---------- Given records

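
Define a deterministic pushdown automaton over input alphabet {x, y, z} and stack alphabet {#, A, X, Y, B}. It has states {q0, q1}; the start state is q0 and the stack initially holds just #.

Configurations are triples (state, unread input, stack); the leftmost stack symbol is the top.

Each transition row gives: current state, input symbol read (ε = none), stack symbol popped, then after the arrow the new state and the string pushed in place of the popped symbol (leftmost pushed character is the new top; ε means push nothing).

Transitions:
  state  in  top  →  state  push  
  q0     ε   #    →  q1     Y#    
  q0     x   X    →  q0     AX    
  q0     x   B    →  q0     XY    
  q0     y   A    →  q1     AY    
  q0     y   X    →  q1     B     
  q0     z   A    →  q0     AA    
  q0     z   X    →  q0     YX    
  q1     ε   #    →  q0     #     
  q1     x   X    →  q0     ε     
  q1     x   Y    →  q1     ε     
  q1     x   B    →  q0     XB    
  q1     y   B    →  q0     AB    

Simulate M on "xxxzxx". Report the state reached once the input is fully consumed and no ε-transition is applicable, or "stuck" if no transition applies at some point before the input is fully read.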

--------------------

What to produce
The output should restate the data exactly, with no line missing.

Response to this exercise
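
Define a deterministic pushdown automaton over input alphabet {x, y, z} and stack alphabet {#, A, X, Y, B}. It has states {q0, q1}; the start state is q0 and the stack initially holds just #.

Configurations are triples (state, unread input, stack); the leftmost stack symbol is the top.

Each transition row gives: current state, input symbol read (ε = none), stack symbol popped, then after the arrow the new state and the string pushed in place of the popped symbol (leftmost pushed character is the new top; ε means push nothing).

Transitions:
  state  in  top  →  state  push  
  q0     ε   #    →  q1     Y#    
  q0     x   X    →  q0     AX    
  q0     x   B    →  q0     XY    
  q0     y   A    →  q1     AY    
  q0     y   X    →  q1     B     
  q0     z   A    →  q0     AA    
  q0     z   X    →  q0     YX    
  q1     ε   #    →  q0     #     
  q1     x   X    →  q0     ε     
  q1     x   Y    →  q1     ε     
  q1     x   B    →  q0     XB    
  q1     y   B    →  q0     AB    

Simulate M on "xxxzxx". Report the state reached once the input is fully consumed and no ε-transition is applicable, or "stuck" if no transition applies at some point before the input is fully read.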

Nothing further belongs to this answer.